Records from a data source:

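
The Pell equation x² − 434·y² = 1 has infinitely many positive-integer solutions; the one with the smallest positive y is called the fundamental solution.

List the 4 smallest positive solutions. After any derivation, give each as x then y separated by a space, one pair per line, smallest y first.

√434 → a₀=20, period (1,4,1,40); ℓ=4 even so k=3
step 0: (20, 1)  from 20·(1,0) + (0,1)
step 1: (21, 1)  from 1·(20,1) + (1,0)
step 2: (104, 5)  from 4·(21,1) + (20,1)
step 3: (125, 6)  from 1·(104,5) + (21,1)
fundamental: x₁=125, y₁=6  (since 15625 − 434·36 = 1)
k=2:  x_2 = 125·125+434·6·6 = 31249,  y_2 = 125·6+6·125 = 1500
k=3:  x_3 = 125·31249+434·6·1500 = 7812125,  y_3 = 125·1500+6·31249 = 374994
k=4:  x_4 = 125·7812125+434·6·374994 = 1953000001,  y_4 = 125·374994+6·7812125 = 93747000

125 6
31249 1500
7812125 374994
1953000001 93747000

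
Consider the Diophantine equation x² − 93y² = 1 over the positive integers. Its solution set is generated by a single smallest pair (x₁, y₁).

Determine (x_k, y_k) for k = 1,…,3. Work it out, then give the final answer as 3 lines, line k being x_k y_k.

12151 1260
295293601 30620520
7176225079351 744139875780

√93 → a₀=9, period (1,1,1,4,6,4,1,1,1,18); ℓ=10 even so k=9
i=0: a=9 ⇒ p=9, q=1
…
i=2: a=1 ⇒ p=19, q=2
…
i=4: a=4 ⇒ p=135, q=14
i=5: a=6 ⇒ p=839, q=87
…
i=8: a=1 ⇒ p=7821, q=811
i=9: a=1 ⇒ p=12151, q=1260
(x₁, y₁) = (12151, 1260);  12151² − 93·1260² = 1 ✓
n=2: (12151,1260)∘(12151,1260) = (12151·12151+93·1260·1260, 12151·1260+1260·12151) = (295293601,30620520)
n=3: (295293601,30620520)∘(12151,1260) = (12151·295293601+93·1260·30620520, 12151·30620520+1260·295293601) = (7176225079351,744139875780)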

→ **Your assignment**: Among the lines above, which ones hold the string "equation"? Show them.

→ **Answer space**:
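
The Pell equation x² − 434·y² = 1 has infinitely many positive-integer solutions; the one with the smallest positive y is called the fundamental solution.
Consider the Diophantine equation x² − 93y² = 1 over the positive integers. Its solution set is generated by a single smallest pair (x₁, y₁).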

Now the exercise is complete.